• _Task to carry out_
Whenever a line in this data holds the word "matte", report that line in full.

*** Begin section ***

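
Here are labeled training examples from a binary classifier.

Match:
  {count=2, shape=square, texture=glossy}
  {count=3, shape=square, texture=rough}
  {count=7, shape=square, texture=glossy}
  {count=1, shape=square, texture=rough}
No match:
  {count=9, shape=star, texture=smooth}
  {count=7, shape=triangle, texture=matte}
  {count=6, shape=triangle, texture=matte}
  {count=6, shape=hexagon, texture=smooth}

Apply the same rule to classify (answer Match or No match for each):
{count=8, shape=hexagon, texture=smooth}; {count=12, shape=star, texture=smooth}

All 'Match' examples share one property — shape is square — and every 'No match' example lacks it.
{count=8, shape=hexagon, texture=smooth}: No match (shape is hexagon).
{count=12, shape=star, texture=smooth}: No match (shape is star).

No match, No match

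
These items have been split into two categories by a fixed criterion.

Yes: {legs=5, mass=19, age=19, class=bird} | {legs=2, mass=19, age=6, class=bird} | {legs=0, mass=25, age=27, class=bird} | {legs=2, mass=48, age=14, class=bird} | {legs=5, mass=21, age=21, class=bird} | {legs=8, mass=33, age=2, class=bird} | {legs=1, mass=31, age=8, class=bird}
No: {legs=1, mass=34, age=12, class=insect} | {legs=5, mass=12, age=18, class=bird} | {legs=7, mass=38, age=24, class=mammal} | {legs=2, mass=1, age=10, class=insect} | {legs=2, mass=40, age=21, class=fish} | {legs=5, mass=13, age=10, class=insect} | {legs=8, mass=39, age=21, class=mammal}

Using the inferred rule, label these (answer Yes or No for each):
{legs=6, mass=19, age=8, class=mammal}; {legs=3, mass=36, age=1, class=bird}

'Yes' ⟺ class is bird AND mass ≥ 13.
No: {legs=6, mass=19, age=8, class=mammal}, since class is mammal, mass = 19.
Yes: {legs=3, mass=36, age=1, class=bird}, since class is bird, mass = 36.

No, Yes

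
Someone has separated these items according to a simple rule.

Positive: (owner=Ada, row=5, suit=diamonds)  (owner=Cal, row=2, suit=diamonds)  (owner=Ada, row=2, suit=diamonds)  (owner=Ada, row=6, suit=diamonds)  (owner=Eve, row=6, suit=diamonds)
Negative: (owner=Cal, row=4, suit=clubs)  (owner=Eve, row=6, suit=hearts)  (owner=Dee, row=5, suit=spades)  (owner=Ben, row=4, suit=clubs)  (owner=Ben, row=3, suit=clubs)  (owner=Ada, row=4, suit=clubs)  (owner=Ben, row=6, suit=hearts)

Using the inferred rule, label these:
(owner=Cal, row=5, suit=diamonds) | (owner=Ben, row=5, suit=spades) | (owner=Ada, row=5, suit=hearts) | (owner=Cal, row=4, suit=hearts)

The common property of the 'Positive' items is: suit is diamonds. No 'Negative' item has it.
(owner=Cal, row=5, suit=diamonds): suit is diamonds, checks out → Positive.
(owner=Ben, row=5, suit=spades): suit is spades, fails the rule → Negative.
(owner=Ada, row=5, suit=hearts): suit is hearts, fails the rule → Negative.
(owner=Cal, row=4, suit=hearts): suit is hearts, fails the rule → Negative.

Positive, Negative, Negative, Negative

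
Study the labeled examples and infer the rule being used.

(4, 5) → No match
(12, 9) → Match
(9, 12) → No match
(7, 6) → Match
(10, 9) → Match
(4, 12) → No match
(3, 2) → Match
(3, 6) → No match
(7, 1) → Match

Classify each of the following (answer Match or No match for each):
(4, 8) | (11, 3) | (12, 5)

The rule appears to be: first > second.
(4, 8): 4 < 8, does not pass → No match.
(11, 3): 11 > 3, meets the rule → Match.
(12, 5): 12 > 5, meets the rule → Match.

No match, Match, Match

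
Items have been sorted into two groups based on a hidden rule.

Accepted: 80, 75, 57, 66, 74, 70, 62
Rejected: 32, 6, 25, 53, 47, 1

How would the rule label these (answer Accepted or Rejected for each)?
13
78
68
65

Rejected, Accepted, Accepted, Accepted

Rule: at least 57. This holds for each 'Accepted' example and fails for each 'Rejected' one.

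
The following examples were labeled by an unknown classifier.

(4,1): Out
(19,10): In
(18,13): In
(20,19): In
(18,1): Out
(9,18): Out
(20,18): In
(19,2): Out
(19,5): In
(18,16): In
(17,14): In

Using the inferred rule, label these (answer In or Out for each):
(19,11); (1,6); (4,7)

In, Out, Out

The pattern is that an item is 'In' exactly when: first > second AND sum ≥ 24.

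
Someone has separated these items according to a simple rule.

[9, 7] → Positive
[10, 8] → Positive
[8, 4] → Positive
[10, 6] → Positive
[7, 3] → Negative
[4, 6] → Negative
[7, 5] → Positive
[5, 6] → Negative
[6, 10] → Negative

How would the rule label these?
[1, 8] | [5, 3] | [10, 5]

Negative, Negative, Positive

One predicate separates the groups cleanly: first > second AND sum ≥ 11.
[1, 8]: 1 < 8, 1+8 = 9 — doesn't qualify, so Negative. [5, 3]: 5 > 3, 5+3 = 8 — doesn't qualify, so Negative. [10, 5]: 10 > 5, 10+5 = 15 — fits, so Positive.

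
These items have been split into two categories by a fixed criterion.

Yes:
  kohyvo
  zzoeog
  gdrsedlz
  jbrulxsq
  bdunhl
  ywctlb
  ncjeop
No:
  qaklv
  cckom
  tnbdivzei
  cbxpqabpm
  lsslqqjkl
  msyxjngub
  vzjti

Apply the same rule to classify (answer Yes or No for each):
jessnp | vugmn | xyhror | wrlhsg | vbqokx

Yes, No, Yes, Yes, Yes

A rule that fits every label: even length — true of each 'Yes' example, false of each 'No' one.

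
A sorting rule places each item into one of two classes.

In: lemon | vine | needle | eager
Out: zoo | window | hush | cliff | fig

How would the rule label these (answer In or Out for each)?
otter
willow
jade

The simplest hypothesis consistent with all the labels is: contains 'e'.

In, Out, In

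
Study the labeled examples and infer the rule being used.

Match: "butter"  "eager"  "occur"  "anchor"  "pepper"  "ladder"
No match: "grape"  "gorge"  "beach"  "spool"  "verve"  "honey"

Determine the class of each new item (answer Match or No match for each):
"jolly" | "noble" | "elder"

No match, No match, Match

The distinguishing property — ends with 'r' — holds for all the 'Match' cases and none of the 'No match' cases.
"jolly": ends with 'y' — doesn't match, so No match. "noble": ends with 'e' — doesn't match, so No match. "elder": ends with 'r' — passes, so Match.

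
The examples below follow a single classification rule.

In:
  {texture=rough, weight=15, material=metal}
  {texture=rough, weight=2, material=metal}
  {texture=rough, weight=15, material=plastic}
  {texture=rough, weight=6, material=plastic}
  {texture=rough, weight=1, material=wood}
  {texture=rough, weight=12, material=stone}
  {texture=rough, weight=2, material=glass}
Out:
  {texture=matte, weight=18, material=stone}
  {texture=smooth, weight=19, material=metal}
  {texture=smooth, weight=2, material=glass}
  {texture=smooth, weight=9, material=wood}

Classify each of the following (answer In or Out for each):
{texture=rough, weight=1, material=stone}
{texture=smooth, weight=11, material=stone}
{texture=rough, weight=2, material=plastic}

Comparing the two groups points to one rule — texture is rough.
{texture=rough, weight=1, material=stone} → texture is rough → In.
{texture=smooth, weight=11, material=stone} → texture is smooth → Out.
{texture=rough, weight=2, material=plastic} → texture is rough → In.

In, Out, In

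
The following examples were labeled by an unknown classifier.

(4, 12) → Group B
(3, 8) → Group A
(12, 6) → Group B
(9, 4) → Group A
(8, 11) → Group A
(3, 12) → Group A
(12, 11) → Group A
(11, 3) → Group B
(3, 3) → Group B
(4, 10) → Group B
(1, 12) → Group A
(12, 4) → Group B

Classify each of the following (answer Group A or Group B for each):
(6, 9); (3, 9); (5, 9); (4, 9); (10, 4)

Group A, Group B, Group B, Group A, Group B

The common property of the 'Group A' items is: sum is odd. No 'Group B' item has it.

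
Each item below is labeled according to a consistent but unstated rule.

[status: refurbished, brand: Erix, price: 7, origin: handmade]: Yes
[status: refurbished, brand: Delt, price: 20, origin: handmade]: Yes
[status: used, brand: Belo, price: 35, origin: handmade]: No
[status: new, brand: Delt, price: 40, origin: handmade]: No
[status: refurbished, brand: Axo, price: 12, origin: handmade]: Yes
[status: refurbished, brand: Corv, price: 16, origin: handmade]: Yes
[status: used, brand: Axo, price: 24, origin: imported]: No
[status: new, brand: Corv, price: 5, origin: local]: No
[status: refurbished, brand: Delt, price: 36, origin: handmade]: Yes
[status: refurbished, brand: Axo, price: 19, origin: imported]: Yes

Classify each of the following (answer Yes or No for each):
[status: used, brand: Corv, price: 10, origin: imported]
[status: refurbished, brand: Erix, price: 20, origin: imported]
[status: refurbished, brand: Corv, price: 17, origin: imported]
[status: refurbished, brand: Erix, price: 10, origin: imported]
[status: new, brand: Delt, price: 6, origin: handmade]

No, Yes, Yes, Yes, No

Looking at the examples, the only property every 'Yes' case has and every 'No' case lacks is: status is refurbished.
[status: used, brand: Corv, price: 10, origin: imported] → status is used → No.
[status: refurbished, brand: Erix, price: 20, origin: imported] → status is refurbished → Yes.
[status: refurbished, brand: Corv, price: 17, origin: imported] → status is refurbished → Yes.
[status: refurbished, brand: Erix, price: 10, origin: imported] → status is refurbished → Yes.
[status: new, brand: Delt, price: 6, origin: handmade] → status is new → No.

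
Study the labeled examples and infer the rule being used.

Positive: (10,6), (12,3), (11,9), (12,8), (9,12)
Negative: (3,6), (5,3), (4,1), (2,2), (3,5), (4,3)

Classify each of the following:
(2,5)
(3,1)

Negative, Negative

The common property of the 'Positive' items is: sum ≥ 15. No 'Negative' item has it.
(2,5): Negative (2+5 = 7). (3,1): Negative (3+1 = 4).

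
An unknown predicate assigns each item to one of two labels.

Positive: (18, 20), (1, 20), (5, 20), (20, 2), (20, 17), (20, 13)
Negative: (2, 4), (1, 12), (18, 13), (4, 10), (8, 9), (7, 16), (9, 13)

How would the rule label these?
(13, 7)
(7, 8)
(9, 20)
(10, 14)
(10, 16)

Negative, Negative, Positive, Negative, Negative

The pattern is that an item is 'Positive' exactly when: max ≥ 20.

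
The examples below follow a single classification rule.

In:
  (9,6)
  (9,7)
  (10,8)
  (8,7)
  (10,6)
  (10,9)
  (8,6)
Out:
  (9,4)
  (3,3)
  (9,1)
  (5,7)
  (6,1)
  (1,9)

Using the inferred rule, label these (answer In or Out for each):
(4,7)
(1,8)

'In' ⟺ sum ≥ 14.

Out, Out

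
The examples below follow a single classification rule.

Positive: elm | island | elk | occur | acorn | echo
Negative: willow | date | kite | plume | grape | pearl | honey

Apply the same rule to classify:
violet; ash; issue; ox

A rule that fits every label: starts with a vowel — true of each 'Positive' example, false of each 'Negative' one.
violet: Negative (starts with 'v'). ash: Positive (starts with 'a'). issue: Positive (starts with 'i'). ox: Positive (starts with 'o').

Negative, Positive, Positive, Positive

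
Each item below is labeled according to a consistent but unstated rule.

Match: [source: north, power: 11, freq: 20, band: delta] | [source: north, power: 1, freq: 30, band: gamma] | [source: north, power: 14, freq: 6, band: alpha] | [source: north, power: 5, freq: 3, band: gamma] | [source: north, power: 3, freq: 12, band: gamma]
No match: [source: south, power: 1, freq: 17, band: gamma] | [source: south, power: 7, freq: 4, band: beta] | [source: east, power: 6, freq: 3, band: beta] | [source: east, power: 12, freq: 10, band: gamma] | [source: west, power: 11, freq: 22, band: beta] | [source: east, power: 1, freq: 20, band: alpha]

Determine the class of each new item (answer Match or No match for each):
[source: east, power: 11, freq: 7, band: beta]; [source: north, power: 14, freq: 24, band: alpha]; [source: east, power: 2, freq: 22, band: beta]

The simplest hypothesis consistent with all the labels is: source is north.
[source: east, power: 11, freq: 7, band: beta]: No match (source is east).
[source: north, power: 14, freq: 24, band: alpha]: Match (source is north).
[source: east, power: 2, freq: 22, band: beta]: No match (source is east).

No match, Match, No match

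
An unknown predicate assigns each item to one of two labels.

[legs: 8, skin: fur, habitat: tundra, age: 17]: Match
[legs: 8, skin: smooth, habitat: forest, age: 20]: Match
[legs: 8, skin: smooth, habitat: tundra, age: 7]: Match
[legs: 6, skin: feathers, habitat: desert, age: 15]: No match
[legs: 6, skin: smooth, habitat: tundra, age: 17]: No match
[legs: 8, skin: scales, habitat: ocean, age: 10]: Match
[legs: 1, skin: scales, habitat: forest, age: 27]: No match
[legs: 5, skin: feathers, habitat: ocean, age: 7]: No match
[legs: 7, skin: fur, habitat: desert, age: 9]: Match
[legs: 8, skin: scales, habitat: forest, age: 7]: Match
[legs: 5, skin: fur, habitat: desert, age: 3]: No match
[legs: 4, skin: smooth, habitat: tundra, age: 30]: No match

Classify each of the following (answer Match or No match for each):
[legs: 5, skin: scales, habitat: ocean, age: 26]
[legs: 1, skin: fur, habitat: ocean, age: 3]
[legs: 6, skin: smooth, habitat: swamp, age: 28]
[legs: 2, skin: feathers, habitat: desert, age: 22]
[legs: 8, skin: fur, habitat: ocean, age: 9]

The classifier is using: legs ≥ 7.
[legs: 5, skin: scales, habitat: ocean, age: 26] — legs = 5, hence No match.
[legs: 1, skin: fur, habitat: ocean, age: 3] — legs = 1, hence No match.
[legs: 6, skin: smooth, habitat: swamp, age: 28] — legs = 6, hence No match.
[legs: 2, skin: feathers, habitat: desert, age: 22] — legs = 2, hence No match.
[legs: 8, skin: fur, habitat: ocean, age: 9] — legs = 8, hence Match.

No match, No match, No match, No match, Match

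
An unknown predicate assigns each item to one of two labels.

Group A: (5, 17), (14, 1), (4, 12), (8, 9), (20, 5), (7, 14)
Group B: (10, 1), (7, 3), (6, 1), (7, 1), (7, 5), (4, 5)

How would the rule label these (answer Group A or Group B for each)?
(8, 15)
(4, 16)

Group A, Group A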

*** End section ***

• _Written answer_
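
  {count=7, shape=triangle, texture=matte}
  {count=6, shape=triangle, texture=matte}
  {texture=matte, weight=18, material=stone}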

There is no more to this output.